[Stored data entries]
== Segment start ==

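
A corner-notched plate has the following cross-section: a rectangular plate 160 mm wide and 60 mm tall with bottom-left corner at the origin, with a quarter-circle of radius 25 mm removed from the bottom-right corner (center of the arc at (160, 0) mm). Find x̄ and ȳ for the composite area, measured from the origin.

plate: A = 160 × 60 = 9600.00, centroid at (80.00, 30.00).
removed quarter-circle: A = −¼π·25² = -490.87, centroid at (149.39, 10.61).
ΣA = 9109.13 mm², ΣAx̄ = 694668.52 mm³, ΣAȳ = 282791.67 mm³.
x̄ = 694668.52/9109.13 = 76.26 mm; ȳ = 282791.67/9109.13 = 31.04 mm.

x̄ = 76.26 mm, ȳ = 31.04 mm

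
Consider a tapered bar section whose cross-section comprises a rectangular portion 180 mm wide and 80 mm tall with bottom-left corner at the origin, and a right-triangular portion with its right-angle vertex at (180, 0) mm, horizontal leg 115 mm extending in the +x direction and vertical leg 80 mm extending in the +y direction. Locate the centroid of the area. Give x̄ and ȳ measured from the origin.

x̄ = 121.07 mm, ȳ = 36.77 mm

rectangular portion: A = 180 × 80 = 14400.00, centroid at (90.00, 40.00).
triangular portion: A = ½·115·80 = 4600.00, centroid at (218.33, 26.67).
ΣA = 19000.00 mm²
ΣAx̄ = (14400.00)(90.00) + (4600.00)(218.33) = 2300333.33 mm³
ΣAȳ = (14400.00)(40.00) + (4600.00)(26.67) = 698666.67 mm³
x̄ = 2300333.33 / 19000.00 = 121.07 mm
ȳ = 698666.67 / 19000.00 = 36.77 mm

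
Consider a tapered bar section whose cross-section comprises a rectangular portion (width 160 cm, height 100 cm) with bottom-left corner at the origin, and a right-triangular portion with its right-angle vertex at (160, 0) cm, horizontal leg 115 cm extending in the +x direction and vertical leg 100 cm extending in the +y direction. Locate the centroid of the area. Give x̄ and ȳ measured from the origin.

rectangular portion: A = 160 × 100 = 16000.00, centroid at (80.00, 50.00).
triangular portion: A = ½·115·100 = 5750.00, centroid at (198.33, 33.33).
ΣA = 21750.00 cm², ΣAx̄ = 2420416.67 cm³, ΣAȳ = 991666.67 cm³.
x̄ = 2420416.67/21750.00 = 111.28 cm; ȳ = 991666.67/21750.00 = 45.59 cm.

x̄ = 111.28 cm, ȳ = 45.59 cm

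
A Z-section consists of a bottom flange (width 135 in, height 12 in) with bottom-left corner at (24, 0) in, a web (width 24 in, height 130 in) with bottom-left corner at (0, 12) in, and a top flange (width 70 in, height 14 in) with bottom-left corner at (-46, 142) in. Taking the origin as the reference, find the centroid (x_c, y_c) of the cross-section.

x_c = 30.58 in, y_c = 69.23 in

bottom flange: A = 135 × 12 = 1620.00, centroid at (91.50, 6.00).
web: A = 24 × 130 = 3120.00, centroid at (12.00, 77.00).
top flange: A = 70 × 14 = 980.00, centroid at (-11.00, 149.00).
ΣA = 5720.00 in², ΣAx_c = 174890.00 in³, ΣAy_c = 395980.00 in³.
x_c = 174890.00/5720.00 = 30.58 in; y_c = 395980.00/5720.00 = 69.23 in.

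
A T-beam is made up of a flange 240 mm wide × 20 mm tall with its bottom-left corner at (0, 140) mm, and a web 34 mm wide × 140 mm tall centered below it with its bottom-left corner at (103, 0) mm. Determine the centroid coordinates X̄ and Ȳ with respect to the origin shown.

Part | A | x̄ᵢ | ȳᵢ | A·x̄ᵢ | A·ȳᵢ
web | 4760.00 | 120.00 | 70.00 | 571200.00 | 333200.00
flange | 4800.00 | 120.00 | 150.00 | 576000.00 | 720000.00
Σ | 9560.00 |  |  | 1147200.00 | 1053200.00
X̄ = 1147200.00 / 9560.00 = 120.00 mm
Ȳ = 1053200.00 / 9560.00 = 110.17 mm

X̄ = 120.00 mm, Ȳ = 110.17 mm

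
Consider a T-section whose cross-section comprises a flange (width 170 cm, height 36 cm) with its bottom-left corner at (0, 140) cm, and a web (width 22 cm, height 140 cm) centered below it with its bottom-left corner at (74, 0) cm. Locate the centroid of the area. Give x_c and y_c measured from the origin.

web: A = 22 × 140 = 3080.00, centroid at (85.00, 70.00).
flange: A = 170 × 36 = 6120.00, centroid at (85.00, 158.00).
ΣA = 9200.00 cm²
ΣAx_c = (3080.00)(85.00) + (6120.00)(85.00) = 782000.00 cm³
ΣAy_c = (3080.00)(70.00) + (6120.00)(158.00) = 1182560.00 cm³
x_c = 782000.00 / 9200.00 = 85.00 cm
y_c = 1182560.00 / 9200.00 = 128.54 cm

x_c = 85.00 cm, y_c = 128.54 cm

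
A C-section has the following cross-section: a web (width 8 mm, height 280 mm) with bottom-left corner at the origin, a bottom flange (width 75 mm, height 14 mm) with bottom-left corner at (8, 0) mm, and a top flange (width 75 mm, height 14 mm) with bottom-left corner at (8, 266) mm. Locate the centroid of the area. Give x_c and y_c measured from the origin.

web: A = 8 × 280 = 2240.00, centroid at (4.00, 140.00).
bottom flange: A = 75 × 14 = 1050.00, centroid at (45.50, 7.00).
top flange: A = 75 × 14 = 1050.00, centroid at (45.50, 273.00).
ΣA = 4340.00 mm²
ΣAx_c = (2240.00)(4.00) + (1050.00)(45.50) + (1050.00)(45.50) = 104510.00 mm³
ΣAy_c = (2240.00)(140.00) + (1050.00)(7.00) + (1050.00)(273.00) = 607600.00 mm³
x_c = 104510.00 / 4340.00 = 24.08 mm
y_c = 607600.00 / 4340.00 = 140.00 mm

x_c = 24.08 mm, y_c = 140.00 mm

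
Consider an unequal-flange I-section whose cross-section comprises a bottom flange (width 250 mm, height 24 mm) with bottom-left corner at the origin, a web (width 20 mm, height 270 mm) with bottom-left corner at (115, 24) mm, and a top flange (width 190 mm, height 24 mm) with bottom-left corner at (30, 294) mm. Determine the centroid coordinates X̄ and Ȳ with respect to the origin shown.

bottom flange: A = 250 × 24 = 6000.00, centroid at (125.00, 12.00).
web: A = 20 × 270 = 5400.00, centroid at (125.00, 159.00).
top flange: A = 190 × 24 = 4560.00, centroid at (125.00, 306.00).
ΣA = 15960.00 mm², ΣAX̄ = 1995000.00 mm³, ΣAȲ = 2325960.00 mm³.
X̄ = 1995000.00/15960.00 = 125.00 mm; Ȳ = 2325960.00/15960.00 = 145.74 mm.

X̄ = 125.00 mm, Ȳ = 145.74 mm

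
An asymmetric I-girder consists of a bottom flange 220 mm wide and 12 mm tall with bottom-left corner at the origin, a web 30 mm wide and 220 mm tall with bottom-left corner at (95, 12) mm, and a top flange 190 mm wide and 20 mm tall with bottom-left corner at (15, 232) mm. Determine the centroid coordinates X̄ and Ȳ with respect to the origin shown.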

== Segment end ==

Send back each record exactly as it stands.

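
A corner-notched plate has the following cross-section: a rectangular plate 160 mm wide and 60 mm tall with bottom-left corner at the origin, with a quarter-circle of radius 25 mm removed from the bottom-right corner (center of the arc at (160, 0) mm). Find x̄ and ȳ for the composite area, measured from the origin.

plate: A = 160 × 60 = 9600.00, centroid at (80.00, 30.00).
removed quarter-circle: A = −¼π·25² = -490.87, centroid at (149.39, 10.61).
ΣA = 9109.13 mm², ΣAx̄ = 694668.52 mm³, ΣAȳ = 282791.67 mm³.
x̄ = 694668.52/9109.13 = 76.26 mm; ȳ = 282791.67/9109.13 = 31.04 mm.

x̄ = 76.26 mm, ȳ = 31.04 mm

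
Consider a tapered bar section whose cross-section comprises a rectangular portion 180 mm wide and 80 mm tall with bottom-left corner at the origin, and a right-triangular portion with its right-angle vertex at (180, 0) mm, horizontal leg 115 mm extending in the +x direction and vertical leg 80 mm extending in the +y direction. Locate the centroid of the area. Give x̄ and ȳ measured from the origin.

x̄ = 121.07 mm, ȳ = 36.77 mm

rectangular portion: A = 180 × 80 = 14400.00, centroid at (90.00, 40.00).
triangular portion: A = ½·115·80 = 4600.00, centroid at (218.33, 26.67).
ΣA = 19000.00 mm²
ΣAx̄ = (14400.00)(90.00) + (4600.00)(218.33) = 2300333.33 mm³
ΣAȳ = (14400.00)(40.00) + (4600.00)(26.67) = 698666.67 mm³
x̄ = 2300333.33 / 19000.00 = 121.07 mm
ȳ = 698666.67 / 19000.00 = 36.77 mm

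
Consider a tapered bar section whose cross-section comprises a rectangular portion (width 160 cm, height 100 cm) with bottom-left corner at the origin, and a right-triangular portion with its right-angle vertex at (160, 0) cm, horizontal leg 115 cm extending in the +x direction and vertical leg 100 cm extending in the +y direction. Locate the centroid of the area. Give x̄ and ȳ measured from the origin.

rectangular portion: A = 160 × 100 = 16000.00, centroid at (80.00, 50.00).
triangular portion: A = ½·115·100 = 5750.00, centroid at (198.33, 33.33).
ΣA = 21750.00 cm², ΣAx̄ = 2420416.67 cm³, ΣAȳ = 991666.67 cm³.
x̄ = 2420416.67/21750.00 = 111.28 cm; ȳ = 991666.67/21750.00 = 45.59 cm.

x̄ = 111.28 cm, ȳ = 45.59 cm

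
A Z-section consists of a bottom flange (width 135 in, height 12 in) with bottom-left corner at (24, 0) in, a web (width 24 in, height 130 in) with bottom-left corner at (0, 12) in, and a top flange (width 70 in, height 14 in) with bottom-left corner at (-46, 142) in. Taking the origin as the reference, find the centroid (x_c, y_c) of the cross-section.

x_c = 30.58 in, y_c = 69.23 in

bottom flange: A = 135 × 12 = 1620.00, centroid at (91.50, 6.00).
web: A = 24 × 130 = 3120.00, centroid at (12.00, 77.00).
top flange: A = 70 × 14 = 980.00, centroid at (-11.00, 149.00).
ΣA = 5720.00 in², ΣAx_c = 174890.00 in³, ΣAy_c = 395980.00 in³.
x_c = 174890.00/5720.00 = 30.58 in; y_c = 395980.00/5720.00 = 69.23 in.

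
A T-beam is made up of a flange 240 mm wide × 20 mm tall with its bottom-left corner at (0, 140) mm, and a web 34 mm wide × 140 mm tall centered below it with its bottom-left corner at (103, 0) mm. Determine the centroid coordinates X̄ and Ȳ with respect to the origin shown.

Part | A | x̄ᵢ | ȳᵢ | A·x̄ᵢ | A·ȳᵢ
web | 4760.00 | 120.00 | 70.00 | 571200.00 | 333200.00
flange | 4800.00 | 120.00 | 150.00 | 576000.00 | 720000.00
Σ | 9560.00 |  |  | 1147200.00 | 1053200.00
X̄ = 1147200.00 / 9560.00 = 120.00 mm
Ȳ = 1053200.00 / 9560.00 = 110.17 mm

X̄ = 120.00 mm, Ȳ = 110.17 mm

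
Consider a T-section whose cross-section comprises a flange (width 170 cm, height 36 cm) with its bottom-left corner at (0, 140) cm, and a web (width 22 cm, height 140 cm) centered below it with its bottom-left corner at (74, 0) cm. Locate the centroid of the area. Give x_c and y_c measured from the origin.

web: A = 22 × 140 = 3080.00, centroid at (85.00, 70.00).
flange: A = 170 × 36 = 6120.00, centroid at (85.00, 158.00).
ΣA = 9200.00 cm²
ΣAx_c = (3080.00)(85.00) + (6120.00)(85.00) = 782000.00 cm³
ΣAy_c = (3080.00)(70.00) + (6120.00)(158.00) = 1182560.00 cm³
x_c = 782000.00 / 9200.00 = 85.00 cm
y_c = 1182560.00 / 9200.00 = 128.54 cm

x_c = 85.00 cm, y_c = 128.54 cm

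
A C-section has the following cross-section: a web (width 8 mm, height 280 mm) with bottom-left corner at the origin, a bottom flange (width 75 mm, height 14 mm) with bottom-left corner at (8, 0) mm, and a top flange (width 75 mm, height 14 mm) with bottom-left corner at (8, 266) mm. Locate the centroid of the area. Give x_c and y_c measured from the origin.

web: A = 8 × 280 = 2240.00, centroid at (4.00, 140.00).
bottom flange: A = 75 × 14 = 1050.00, centroid at (45.50, 7.00).
top flange: A = 75 × 14 = 1050.00, centroid at (45.50, 273.00).
ΣA = 4340.00 mm²
ΣAx_c = (2240.00)(4.00) + (1050.00)(45.50) + (1050.00)(45.50) = 104510.00 mm³
ΣAy_c = (2240.00)(140.00) + (1050.00)(7.00) + (1050.00)(273.00) = 607600.00 mm³
x_c = 104510.00 / 4340.00 = 24.08 mm
y_c = 607600.00 / 4340.00 = 140.00 mm

x_c = 24.08 mm, y_c = 140.00 mm

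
Consider an unequal-flange I-section whose cross-section comprises a bottom flange (width 250 mm, height 24 mm) with bottom-left corner at the origin, a web (width 20 mm, height 270 mm) with bottom-left corner at (115, 24) mm, and a top flange (width 190 mm, height 24 mm) with bottom-left corner at (30, 294) mm. Determine the centroid coordinates X̄ and Ȳ with respect to the origin shown.

bottom flange: A = 250 × 24 = 6000.00, centroid at (125.00, 12.00).
web: A = 20 × 270 = 5400.00, centroid at (125.00, 159.00).
top flange: A = 190 × 24 = 4560.00, centroid at (125.00, 306.00).
ΣA = 15960.00 mm², ΣAX̄ = 1995000.00 mm³, ΣAȲ = 2325960.00 mm³.
X̄ = 1995000.00/15960.00 = 125.00 mm; Ȳ = 2325960.00/15960.00 = 145.74 mm.

X̄ = 125.00 mm, Ȳ = 145.74 mm

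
An asymmetric I-girder consists of a bottom flange 220 mm wide and 12 mm tall with bottom-left corner at the origin, a web 30 mm wide and 220 mm tall with bottom-left corner at (95, 12) mm, and a top flange 190 mm wide and 20 mm tall with bottom-left corner at (15, 232) mm. Determine the centroid coordinates X̄ and Ȳ with respect to the origin shown.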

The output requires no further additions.